#### DATA FOR ANALYSIS ####

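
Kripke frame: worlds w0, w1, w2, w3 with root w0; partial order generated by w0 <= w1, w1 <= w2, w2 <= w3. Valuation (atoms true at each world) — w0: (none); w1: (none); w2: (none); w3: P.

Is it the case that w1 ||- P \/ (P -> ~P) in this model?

No

w1 ||-/- P \/ (P -> ~P): neither disjunct is forced at w1.
w1 lacks atom P, so w1 ||-/- P.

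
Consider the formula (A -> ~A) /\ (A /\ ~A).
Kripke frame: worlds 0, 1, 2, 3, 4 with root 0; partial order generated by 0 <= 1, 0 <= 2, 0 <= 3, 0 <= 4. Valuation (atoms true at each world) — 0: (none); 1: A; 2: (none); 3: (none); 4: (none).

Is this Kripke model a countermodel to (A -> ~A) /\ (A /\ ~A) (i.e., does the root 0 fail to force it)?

0 ||-/- (A -> ~A) /\ (A /\ ~A) since 0 fails A -> ~A.
So the root 0 does not force (A -> ~A) /\ (A /\ ~A); the model is a countermodel.

Yes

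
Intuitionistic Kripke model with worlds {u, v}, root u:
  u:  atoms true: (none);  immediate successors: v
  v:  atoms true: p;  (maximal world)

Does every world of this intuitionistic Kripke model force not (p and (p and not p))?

u forces not (p and (p and not p)): no world accessible from u forces p and (p and not p).
Since the root u forces not (p and (p and not p)) and forcing is persistent (monotone upward), every world forces it.

Yes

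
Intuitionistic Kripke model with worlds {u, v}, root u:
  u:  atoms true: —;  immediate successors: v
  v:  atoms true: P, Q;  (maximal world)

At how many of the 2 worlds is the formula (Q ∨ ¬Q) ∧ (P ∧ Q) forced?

u: does not force it — u ⊮ (Q ∨ ¬Q) ∧ (P ∧ Q) since u fails Q ∨ ¬Q.
v: forces it.
Worlds forcing the formula: {v}.

1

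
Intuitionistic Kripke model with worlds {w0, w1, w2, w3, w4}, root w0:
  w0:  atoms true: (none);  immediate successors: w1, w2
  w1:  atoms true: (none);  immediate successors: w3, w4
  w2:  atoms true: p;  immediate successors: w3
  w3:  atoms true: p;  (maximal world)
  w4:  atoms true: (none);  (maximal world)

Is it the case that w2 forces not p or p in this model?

Yes

w2 forces not p or p via the disjunct p.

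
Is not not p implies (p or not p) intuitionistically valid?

This is a variant of double-negation elimination (deriving excluded middle from double negation), which is not intuitionistically valid.
A Kripke countermodel: worlds w0, w1; order generated by w0 <= w1; atoms true at each world — w0:{}; w1:{p}.
w0 does not force not not p implies (p or not p): already at w0 itself, w0 forces not not p but w0 does not force p or not p.
w0 does not force p or not p: neither disjunct is forced at w0.
w0 lacks atom p, so w0 does not force p.
So the root w0 does not force the formula.

No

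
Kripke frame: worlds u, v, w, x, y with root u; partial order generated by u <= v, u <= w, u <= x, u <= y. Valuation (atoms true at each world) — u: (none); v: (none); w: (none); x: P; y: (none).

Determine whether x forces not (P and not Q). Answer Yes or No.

x does not force not (P and not Q) since x is accessible from x and x forces P and not Q.
x forces P and not Q since x forces both conjuncts.

No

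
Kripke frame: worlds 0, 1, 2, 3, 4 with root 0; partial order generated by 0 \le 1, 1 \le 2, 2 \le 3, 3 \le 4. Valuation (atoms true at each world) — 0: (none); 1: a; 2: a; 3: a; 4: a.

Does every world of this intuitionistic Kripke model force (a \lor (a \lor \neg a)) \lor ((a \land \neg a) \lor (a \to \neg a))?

Not every world: 0 \nVdash (a \lor (a \lor \neg a)) \lor ((a \land \neg a) \lor (a \to \neg a)).
0 \nVdash (a \lor (a \lor \neg a)) \lor ((a \land \neg a) \lor (a \to \neg a)): neither disjunct is forced at 0.
0 \nVdash a \lor (a \lor \neg a): neither disjunct is forced at 0.

No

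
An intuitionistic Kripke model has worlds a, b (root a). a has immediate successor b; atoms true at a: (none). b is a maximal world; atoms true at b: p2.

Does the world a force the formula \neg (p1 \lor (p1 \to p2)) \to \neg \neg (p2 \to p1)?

Yes

a \Vdash \neg (p1 \lor (p1 \to p2)) \to \neg \neg (p2 \to p1) vacuously: no world accessible from a forces the antecedent \neg (p1 \lor (p1 \to p2)).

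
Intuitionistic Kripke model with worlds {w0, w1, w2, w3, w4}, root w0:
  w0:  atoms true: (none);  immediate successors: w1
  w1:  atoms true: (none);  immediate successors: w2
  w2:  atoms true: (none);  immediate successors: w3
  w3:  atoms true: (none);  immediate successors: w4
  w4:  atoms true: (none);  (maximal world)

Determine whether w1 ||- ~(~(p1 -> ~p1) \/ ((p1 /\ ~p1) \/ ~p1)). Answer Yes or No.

No

w1 ||-/- ~(~(p1 -> ~p1) \/ ((p1 /\ ~p1) \/ ~p1)) since w1 is accessible from w1 and w1 ||- ~(p1 -> ~p1) \/ ((p1 /\ ~p1) \/ ~p1).
w1 ||- ~(p1 -> ~p1) \/ ((p1 /\ ~p1) \/ ~p1) via the disjunct (p1 /\ ~p1) \/ ~p1.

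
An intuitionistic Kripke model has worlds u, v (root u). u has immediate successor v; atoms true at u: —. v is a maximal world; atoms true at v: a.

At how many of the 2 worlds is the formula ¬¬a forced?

u: forces it.
v: forces it.
Worlds forcing the formula: {u, v}.

2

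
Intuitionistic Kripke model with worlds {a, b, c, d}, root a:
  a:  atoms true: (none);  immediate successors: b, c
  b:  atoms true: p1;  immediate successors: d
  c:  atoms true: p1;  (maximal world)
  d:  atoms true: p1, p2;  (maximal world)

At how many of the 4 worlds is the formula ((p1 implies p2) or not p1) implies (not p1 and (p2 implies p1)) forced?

1

a: does not force it — a does not force ((p1 implies p2) or not p1) implies (not p1 and (p2 implies p1)): at the accessible world d, d forces (p1 implies p2) or not p1 but d does not force not p1 and (p2 implies p1).
b: does not force it.
c: forces it.
d: does not force it.
Worlds forcing the formula: {c}.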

####

*WHAT THIS TASK INVOLVES:*
Word for word, transcribe all of the records.

*ANSWER BELOW:*
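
Kripke frame: worlds w0, w1, w2, w3 with root w0; partial order generated by w0 <= w1, w1 <= w2, w2 <= w3. Valuation (atoms true at each world) — w0: (none); w1: (none); w2: (none); w3: P.

Is it the case that w1 ||- P \/ (P -> ~P) in this model?

No

w1 ||-/- P \/ (P -> ~P): neither disjunct is forced at w1.
w1 lacks atom P, so w1 ||-/- P.

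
Consider the formula (A -> ~A) /\ (A /\ ~A).
Kripke frame: worlds 0, 1, 2, 3, 4 with root 0; partial order generated by 0 <= 1, 0 <= 2, 0 <= 3, 0 <= 4. Valuation (atoms true at each world) — 0: (none); 1: A; 2: (none); 3: (none); 4: (none).

Is this Kripke model a countermodel to (A -> ~A) /\ (A /\ ~A) (i.e., does the root 0 fail to force it)?

0 ||-/- (A -> ~A) /\ (A /\ ~A) since 0 fails A -> ~A.
So the root 0 does not force (A -> ~A) /\ (A /\ ~A); the model is a countermodel.

Yes

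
Intuitionistic Kripke model with worlds {u, v}, root u:
  u:  atoms true: (none);  immediate successors: v
  v:  atoms true: p;  (maximal world)

Does every world of this intuitionistic Kripke model force not (p and (p and not p))?

u forces not (p and (p and not p)): no world accessible from u forces p and (p and not p).
Since the root u forces not (p and (p and not p)) and forcing is persistent (monotone upward), every world forces it.

Yes

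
Intuitionistic Kripke model with worlds {u, v}, root u:
  u:  atoms true: —;  immediate successors: v
  v:  atoms true: P, Q;  (maximal world)

At how many of the 2 worlds is the formula (Q ∨ ¬Q) ∧ (P ∧ Q) forced?

u: does not force it — u ⊮ (Q ∨ ¬Q) ∧ (P ∧ Q) since u fails Q ∨ ¬Q.
v: forces it.
Worlds forcing the formula: {v}.

1

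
Intuitionistic Kripke model with worlds {w0, w1, w2, w3, w4}, root w0:
  w0:  atoms true: (none);  immediate successors: w1, w2
  w1:  atoms true: (none);  immediate successors: w3, w4
  w2:  atoms true: p;  immediate successors: w3
  w3:  atoms true: p;  (maximal world)
  w4:  atoms true: (none);  (maximal world)

Is it the case that w2 forces not p or p in this model?

Yes

w2 forces not p or p via the disjunct p.

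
Is not not p implies (p or not p) intuitionistically valid?

This is a variant of double-negation elimination (deriving excluded middle from double negation), which is not intuitionistically valid.
A Kripke countermodel: worlds w0, w1; order generated by w0 <= w1; atoms true at each world — w0:{}; w1:{p}.
w0 does not force not not p implies (p or not p): already at w0 itself, w0 forces not not p but w0 does not force p or not p.
w0 does not force p or not p: neither disjunct is forced at w0.
w0 lacks atom p, so w0 does not force p.
So the root w0 does not force the formula.

No

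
Kripke frame: worlds u, v, w, x, y with root u; partial order generated by u <= v, u <= w, u <= x, u <= y. Valuation (atoms true at each world) — u: (none); v: (none); w: (none); x: P; y: (none).

Determine whether x forces not (P and not Q). Answer Yes or No.

x does not force not (P and not Q) since x is accessible from x and x forces P and not Q.
x forces P and not Q since x forces both conjuncts.

No

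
Kripke frame: worlds 0, 1, 2, 3, 4 with root 0; partial order generated by 0 \le 1, 1 \le 2, 2 \le 3, 3 \le 4. Valuation (atoms true at each world) — 0: (none); 1: a; 2: a; 3: a; 4: a.

Does every world of this intuitionistic Kripke model force (a \lor (a \lor \neg a)) \lor ((a \land \neg a) \lor (a \to \neg a))?

Not every world: 0 \nVdash (a \lor (a \lor \neg a)) \lor ((a \land \neg a) \lor (a \to \neg a)).
0 \nVdash (a \lor (a \lor \neg a)) \lor ((a \land \neg a) \lor (a \to \neg a)): neither disjunct is forced at 0.
0 \nVdash a \lor (a \lor \neg a): neither disjunct is forced at 0.

No

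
An intuitionistic Kripke model has worlds a, b (root a). a has immediate successor b; atoms true at a: (none). b is a maximal world; atoms true at b: p2.

Does the world a force the formula \neg (p1 \lor (p1 \to p2)) \to \neg \neg (p2 \to p1)?

Yes

a \Vdash \neg (p1 \lor (p1 \to p2)) \to \neg \neg (p2 \to p1) vacuously: no world accessible from a forces the antecedent \neg (p1 \lor (p1 \to p2)).

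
Intuitionistic Kripke model with worlds {w0, w1, w2, w3, w4}, root w0:
  w0:  atoms true: (none);  immediate successors: w1
  w1:  atoms true: (none);  immediate successors: w2
  w2:  atoms true: (none);  immediate successors: w3
  w3:  atoms true: (none);  immediate successors: w4
  w4:  atoms true: (none);  (maximal world)

Determine whether w1 ||- ~(~(p1 -> ~p1) \/ ((p1 /\ ~p1) \/ ~p1)). Answer Yes or No.

No

w1 ||-/- ~(~(p1 -> ~p1) \/ ((p1 /\ ~p1) \/ ~p1)) since w1 is accessible from w1 and w1 ||- ~(p1 -> ~p1) \/ ((p1 /\ ~p1) \/ ~p1).
w1 ||- ~(p1 -> ~p1) \/ ((p1 /\ ~p1) \/ ~p1) via the disjunct (p1 /\ ~p1) \/ ~p1.

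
An intuitionistic Kripke model has worlds u, v (root u). u has immediate successor v; atoms true at u: —. v is a maximal world; atoms true at v: a.

At how many of the 2 worlds is the formula ¬¬a forced?

u: forces it.
v: forces it.
Worlds forcing the formula: {u, v}.

2

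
Intuitionistic Kripke model with worlds {a, b, c, d}, root a:
  a:  atoms true: (none);  immediate successors: b, c
  b:  atoms true: p1;  immediate successors: d
  c:  atoms true: p1;  (maximal world)
  d:  atoms true: p1, p2;  (maximal world)

At how many of the 4 worlds is the formula ((p1 implies p2) or not p1) implies (not p1 and (p2 implies p1)) forced?

1

a: does not force it — a does not force ((p1 implies p2) or not p1) implies (not p1 and (p2 implies p1)): at the accessible world d, d forces (p1 implies p2) or not p1 but d does not force not p1 and (p2 implies p1).
b: does not force it.
c: forces it.
d: does not force it.
Worlds forcing the formula: {c}.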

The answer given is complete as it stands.